[Items from a data source]
■ ■ ■ ■ ■ ■ ■

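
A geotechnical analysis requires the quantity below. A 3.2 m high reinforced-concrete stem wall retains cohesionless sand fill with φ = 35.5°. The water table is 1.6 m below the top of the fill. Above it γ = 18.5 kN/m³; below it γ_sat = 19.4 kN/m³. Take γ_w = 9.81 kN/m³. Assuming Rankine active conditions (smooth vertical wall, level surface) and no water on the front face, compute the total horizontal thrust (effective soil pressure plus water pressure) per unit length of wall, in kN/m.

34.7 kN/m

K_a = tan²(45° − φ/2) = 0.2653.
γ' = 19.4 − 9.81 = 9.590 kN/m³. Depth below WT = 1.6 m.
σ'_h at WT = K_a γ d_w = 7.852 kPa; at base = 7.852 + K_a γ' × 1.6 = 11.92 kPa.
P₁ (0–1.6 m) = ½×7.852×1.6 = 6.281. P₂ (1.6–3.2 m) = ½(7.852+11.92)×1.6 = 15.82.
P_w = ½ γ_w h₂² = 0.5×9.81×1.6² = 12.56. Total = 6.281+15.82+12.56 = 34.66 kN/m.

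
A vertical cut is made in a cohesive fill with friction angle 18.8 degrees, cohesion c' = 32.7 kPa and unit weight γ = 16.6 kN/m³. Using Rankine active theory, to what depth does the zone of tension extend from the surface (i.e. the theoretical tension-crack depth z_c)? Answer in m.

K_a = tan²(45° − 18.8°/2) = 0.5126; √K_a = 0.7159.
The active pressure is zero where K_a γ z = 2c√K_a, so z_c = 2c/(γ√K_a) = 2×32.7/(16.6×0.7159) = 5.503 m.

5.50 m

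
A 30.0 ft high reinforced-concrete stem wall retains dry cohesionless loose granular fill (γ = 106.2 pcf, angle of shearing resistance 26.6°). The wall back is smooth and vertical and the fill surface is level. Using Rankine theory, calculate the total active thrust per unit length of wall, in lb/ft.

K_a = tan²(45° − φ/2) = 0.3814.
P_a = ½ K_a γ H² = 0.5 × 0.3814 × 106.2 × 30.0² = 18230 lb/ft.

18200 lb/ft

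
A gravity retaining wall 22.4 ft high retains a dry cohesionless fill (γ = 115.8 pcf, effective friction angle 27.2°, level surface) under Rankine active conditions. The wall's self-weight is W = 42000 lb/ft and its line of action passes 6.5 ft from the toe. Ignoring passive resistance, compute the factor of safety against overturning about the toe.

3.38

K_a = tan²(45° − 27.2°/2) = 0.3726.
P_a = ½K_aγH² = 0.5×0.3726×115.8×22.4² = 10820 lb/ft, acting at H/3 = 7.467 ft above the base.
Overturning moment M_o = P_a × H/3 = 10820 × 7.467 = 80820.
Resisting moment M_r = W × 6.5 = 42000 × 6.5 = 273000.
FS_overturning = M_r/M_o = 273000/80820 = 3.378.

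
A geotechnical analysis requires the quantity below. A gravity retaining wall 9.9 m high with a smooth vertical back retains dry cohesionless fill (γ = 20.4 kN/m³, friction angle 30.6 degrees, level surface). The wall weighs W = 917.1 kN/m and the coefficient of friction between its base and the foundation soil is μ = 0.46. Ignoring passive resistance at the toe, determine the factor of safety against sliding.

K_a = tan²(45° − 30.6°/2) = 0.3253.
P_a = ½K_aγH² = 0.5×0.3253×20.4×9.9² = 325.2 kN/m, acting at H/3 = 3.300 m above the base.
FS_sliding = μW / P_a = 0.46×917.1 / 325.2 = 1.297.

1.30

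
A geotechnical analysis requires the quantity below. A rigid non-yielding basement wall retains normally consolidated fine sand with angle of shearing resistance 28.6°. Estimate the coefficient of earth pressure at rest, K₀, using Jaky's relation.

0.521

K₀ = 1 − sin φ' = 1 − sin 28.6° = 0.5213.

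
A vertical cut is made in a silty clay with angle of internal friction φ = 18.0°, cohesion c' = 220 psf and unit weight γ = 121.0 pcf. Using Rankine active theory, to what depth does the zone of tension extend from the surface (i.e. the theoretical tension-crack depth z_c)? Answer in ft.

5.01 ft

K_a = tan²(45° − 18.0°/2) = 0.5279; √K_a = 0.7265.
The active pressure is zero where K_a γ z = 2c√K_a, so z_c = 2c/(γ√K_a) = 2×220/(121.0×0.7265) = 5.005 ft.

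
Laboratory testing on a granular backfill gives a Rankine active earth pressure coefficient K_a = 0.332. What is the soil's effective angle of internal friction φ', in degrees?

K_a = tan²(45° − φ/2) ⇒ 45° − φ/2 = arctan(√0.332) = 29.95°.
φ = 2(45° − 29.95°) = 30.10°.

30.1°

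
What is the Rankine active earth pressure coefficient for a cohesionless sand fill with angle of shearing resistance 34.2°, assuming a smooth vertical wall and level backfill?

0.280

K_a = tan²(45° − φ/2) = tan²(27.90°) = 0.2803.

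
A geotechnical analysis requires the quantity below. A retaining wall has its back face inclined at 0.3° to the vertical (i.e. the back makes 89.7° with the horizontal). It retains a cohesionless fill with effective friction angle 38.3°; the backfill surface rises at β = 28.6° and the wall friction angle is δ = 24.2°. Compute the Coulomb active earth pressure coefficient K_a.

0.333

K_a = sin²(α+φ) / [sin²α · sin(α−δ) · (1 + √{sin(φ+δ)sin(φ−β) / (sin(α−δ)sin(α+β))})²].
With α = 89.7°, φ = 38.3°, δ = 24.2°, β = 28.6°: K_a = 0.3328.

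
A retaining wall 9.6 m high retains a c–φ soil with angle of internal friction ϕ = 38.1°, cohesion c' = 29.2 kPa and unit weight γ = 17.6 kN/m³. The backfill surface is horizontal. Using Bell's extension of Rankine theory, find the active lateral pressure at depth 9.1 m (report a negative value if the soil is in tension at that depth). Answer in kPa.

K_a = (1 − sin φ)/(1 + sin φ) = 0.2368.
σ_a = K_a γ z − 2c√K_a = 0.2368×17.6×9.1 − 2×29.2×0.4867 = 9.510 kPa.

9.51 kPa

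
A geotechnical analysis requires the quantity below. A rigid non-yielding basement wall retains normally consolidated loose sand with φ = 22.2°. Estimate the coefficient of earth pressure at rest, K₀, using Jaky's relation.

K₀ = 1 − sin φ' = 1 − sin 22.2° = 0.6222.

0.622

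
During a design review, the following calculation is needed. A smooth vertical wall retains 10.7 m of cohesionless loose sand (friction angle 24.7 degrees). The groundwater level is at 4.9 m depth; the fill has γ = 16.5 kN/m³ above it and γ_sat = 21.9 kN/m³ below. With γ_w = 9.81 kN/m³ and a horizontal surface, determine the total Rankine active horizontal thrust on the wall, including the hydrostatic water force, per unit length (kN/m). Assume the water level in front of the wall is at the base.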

■ ■ ■ ■ ■ ■ ■

• _PROBLEM DESCRIPTION_
Repeat the data above exactly.

• _ANSWER BOX_
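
A geotechnical analysis requires the quantity below. A 3.2 m high reinforced-concrete stem wall retains cohesionless sand fill with φ = 35.5°. The water table is 1.6 m below the top of the fill. Above it γ = 18.5 kN/m³; below it γ_sat = 19.4 kN/m³. Take γ_w = 9.81 kN/m³. Assuming Rankine active conditions (smooth vertical wall, level surface) and no water on the front face, compute the total horizontal thrust (effective soil pressure plus water pressure) per unit length of wall, in kN/m.

34.7 kN/m

K_a = tan²(45° − φ/2) = 0.2653.
γ' = 19.4 − 9.81 = 9.590 kN/m³. Depth below WT = 1.6 m.
σ'_h at WT = K_a γ d_w = 7.852 kPa; at base = 7.852 + K_a γ' × 1.6 = 11.92 kPa.
P₁ (0–1.6 m) = ½×7.852×1.6 = 6.281. P₂ (1.6–3.2 m) = ½(7.852+11.92)×1.6 = 15.82.
P_w = ½ γ_w h₂² = 0.5×9.81×1.6² = 12.56. Total = 6.281+15.82+12.56 = 34.66 kN/m.

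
A vertical cut is made in a cohesive fill with friction angle 18.8 degrees, cohesion c' = 32.7 kPa and unit weight γ = 16.6 kN/m³. Using Rankine active theory, to what depth does the zone of tension extend from the surface (i.e. the theoretical tension-crack depth z_c)? Answer in m.

K_a = tan²(45° − 18.8°/2) = 0.5126; √K_a = 0.7159.
The active pressure is zero where K_a γ z = 2c√K_a, so z_c = 2c/(γ√K_a) = 2×32.7/(16.6×0.7159) = 5.503 m.

5.50 m

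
A 30.0 ft high reinforced-concrete stem wall retains dry cohesionless loose granular fill (γ = 106.2 pcf, angle of shearing resistance 26.6°). The wall back is smooth and vertical and the fill surface is level. Using Rankine theory, calculate the total active thrust per unit length of wall, in lb/ft.

K_a = tan²(45° − φ/2) = 0.3814.
P_a = ½ K_a γ H² = 0.5 × 0.3814 × 106.2 × 30.0² = 18230 lb/ft.

18200 lb/ft

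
A gravity retaining wall 22.4 ft high retains a dry cohesionless fill (γ = 115.8 pcf, effective friction angle 27.2°, level surface) under Rankine active conditions. The wall's self-weight is W = 42000 lb/ft and its line of action passes 6.5 ft from the toe. Ignoring passive resistance, compute the factor of safety against overturning about the toe.

3.38

K_a = tan²(45° − 27.2°/2) = 0.3726.
P_a = ½K_aγH² = 0.5×0.3726×115.8×22.4² = 10820 lb/ft, acting at H/3 = 7.467 ft above the base.
Overturning moment M_o = P_a × H/3 = 10820 × 7.467 = 80820.
Resisting moment M_r = W × 6.5 = 42000 × 6.5 = 273000.
FS_overturning = M_r/M_o = 273000/80820 = 3.378.

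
A geotechnical analysis requires the quantity below. A gravity retaining wall 9.9 m high with a smooth vertical back retains dry cohesionless fill (γ = 20.4 kN/m³, friction angle 30.6 degrees, level surface). The wall weighs W = 917.1 kN/m and the coefficient of friction between its base and the foundation soil is μ = 0.46. Ignoring passive resistance at the toe, determine the factor of safety against sliding.

K_a = tan²(45° − 30.6°/2) = 0.3253.
P_a = ½K_aγH² = 0.5×0.3253×20.4×9.9² = 325.2 kN/m, acting at H/3 = 3.300 m above the base.
FS_sliding = μW / P_a = 0.46×917.1 / 325.2 = 1.297.

1.30

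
A geotechnical analysis requires the quantity below. A rigid non-yielding basement wall retains normally consolidated fine sand with angle of shearing resistance 28.6°. Estimate the coefficient of earth pressure at rest, K₀, using Jaky's relation.

0.521

K₀ = 1 − sin φ' = 1 − sin 28.6° = 0.5213.

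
A vertical cut is made in a silty clay with angle of internal friction φ = 18.0°, cohesion c' = 220 psf and unit weight γ = 121.0 pcf. Using Rankine active theory, to what depth does the zone of tension extend from the surface (i.e. the theoretical tension-crack depth z_c)? Answer in ft.

5.01 ft

K_a = tan²(45° − 18.0°/2) = 0.5279; √K_a = 0.7265.
The active pressure is zero where K_a γ z = 2c√K_a, so z_c = 2c/(γ√K_a) = 2×220/(121.0×0.7265) = 5.005 ft.

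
Laboratory testing on a granular backfill gives a Rankine active earth pressure coefficient K_a = 0.332. What is the soil's effective angle of internal friction φ', in degrees?

K_a = tan²(45° − φ/2) ⇒ 45° − φ/2 = arctan(√0.332) = 29.95°.
φ = 2(45° − 29.95°) = 30.10°.

30.1°

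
What is the Rankine active earth pressure coefficient for a cohesionless sand fill with angle of shearing resistance 34.2°, assuming a smooth vertical wall and level backfill?

0.280

K_a = tan²(45° − φ/2) = tan²(27.90°) = 0.2803.

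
A geotechnical analysis requires the quantity below. A retaining wall has its back face inclined at 0.3° to the vertical (i.e. the back makes 89.7° with the horizontal). It retains a cohesionless fill with effective friction angle 38.3°; the backfill surface rises at β = 28.6° and the wall friction angle is δ = 24.2°. Compute the Coulomb active earth pressure coefficient K_a.

0.333

K_a = sin²(α+φ) / [sin²α · sin(α−δ) · (1 + √{sin(φ+δ)sin(φ−β) / (sin(α−δ)sin(α+β))})²].
With α = 89.7°, φ = 38.3°, δ = 24.2°, β = 28.6°: K_a = 0.3328.

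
A retaining wall 9.6 m high retains a c–φ soil with angle of internal friction ϕ = 38.1°, cohesion c' = 29.2 kPa and unit weight γ = 17.6 kN/m³. The backfill surface is horizontal. Using Bell's extension of Rankine theory, find the active lateral pressure at depth 9.1 m (report a negative value if the soil is in tension at that depth). Answer in kPa.

K_a = (1 − sin φ)/(1 + sin φ) = 0.2368.
σ_a = K_a γ z − 2c√K_a = 0.2368×17.6×9.1 − 2×29.2×0.4867 = 9.510 kPa.

9.51 kPa

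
A geotechnical analysis requires the quantity below. A rigid non-yielding basement wall retains normally consolidated loose sand with φ = 22.2°. Estimate the coefficient of earth pressure at rest, K₀, using Jaky's relation.

K₀ = 1 − sin φ' = 1 − sin 22.2° = 0.6222.

0.622

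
During a design review, the following calculation is needed. A smooth vertical wall retains 10.7 m of cohesionless loose sand (friction angle 24.7 degrees). The groundwater level is at 4.9 m depth; the fill has γ = 16.5 kN/m³ above it and γ_sat = 21.9 kN/m³ below. With γ_w = 9.81 kN/m³ and a horizontal surface, determine the total Rankine active horizontal thrust on the wall, including the hydrostatic water force, per unit length (kN/m). Assume the water level in front of the wall is at the base.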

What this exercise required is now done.